PROVIDED INFORMATION START
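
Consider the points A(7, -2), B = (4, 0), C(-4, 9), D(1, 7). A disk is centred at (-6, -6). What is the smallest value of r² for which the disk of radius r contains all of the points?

The required radius is the distance from (-6, -6) to the farthest point.
Squared distances: 185, 136, 229, 218.
Maximum is 229, attained at C.

229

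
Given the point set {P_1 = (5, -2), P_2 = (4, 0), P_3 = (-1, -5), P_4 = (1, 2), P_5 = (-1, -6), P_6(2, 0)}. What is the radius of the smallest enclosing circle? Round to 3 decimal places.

4.205

The minimum enclosing circle is determined by three boundary points: P_1, P_4, P_5.
Their circumcentre is (0.8, -2.2) with r² = 17.68.
The farthest remaining point P_2 is at distance² 15.08 ≤ 17.68.
r = √(17.68) ≈ 4.205.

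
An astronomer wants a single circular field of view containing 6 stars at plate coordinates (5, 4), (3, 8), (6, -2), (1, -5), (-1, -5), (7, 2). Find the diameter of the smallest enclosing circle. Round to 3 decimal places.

The minimum enclosing circle of a finite set is fixed by two of the points (as a diameter) or three (as a circumcircle).
The farthest pair is (3, 8)–(-1, -5) with squared distance 185. The circle on this segment as diameter has centre (1, 1.5) and r² = 185/4 = 46.25.
Check (5, 4): distance² to centre = 22.25 ≤ 46.25, so it lies inside.
All remaining points lie in this disk, and no smaller disk contains both endpoints, so this is the minimum enclosing circle.
Diameter = 2r = 2√(46.25) ≈ 13.601.

13.601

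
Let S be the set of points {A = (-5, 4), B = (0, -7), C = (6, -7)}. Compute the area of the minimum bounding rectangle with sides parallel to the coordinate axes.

x ranges over [-5, 6], width 11.
y ranges over [-7, 4], height 11.
Area = 11 × 11 = 121.

121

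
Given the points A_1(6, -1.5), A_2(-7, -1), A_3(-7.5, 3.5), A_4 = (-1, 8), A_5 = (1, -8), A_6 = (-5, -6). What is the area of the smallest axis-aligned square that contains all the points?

256

The bounding box has width 13.5 and height 16.
An axis-aligned square enclosing the set must have side ≥ max(width, height).
So the minimum side is max(13.5, 16) = 16.
Area = 16² = 256.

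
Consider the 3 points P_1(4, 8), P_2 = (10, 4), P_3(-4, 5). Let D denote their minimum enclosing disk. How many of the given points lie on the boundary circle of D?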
PROVIDED INFORMATION END
# [WHAT YOU ARE ASKED TO DO]
Quote every line from the line containing "Given the points" through the closing line of the listing, including both.

# [FINISHED EXERCISE]
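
Given the points A_1(6, -1.5), A_2(-7, -1), A_3(-7.5, 3.5), A_4 = (-1, 8), A_5 = (1, -8), A_6 = (-5, -6). What is the area of the smallest axis-aligned square that contains all the points?

256

The bounding box has width 13.5 and height 16.
An axis-aligned square enclosing the set must have side ≥ max(width, height).
So the minimum side is max(13.5, 16) = 16.
Area = 16² = 256.

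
Consider the 3 points P_1(4, 8), P_2 = (10, 4), P_3(-4, 5). Let D denote their minimum enclosing disk. How many of the given points lie on the boundary circle of D?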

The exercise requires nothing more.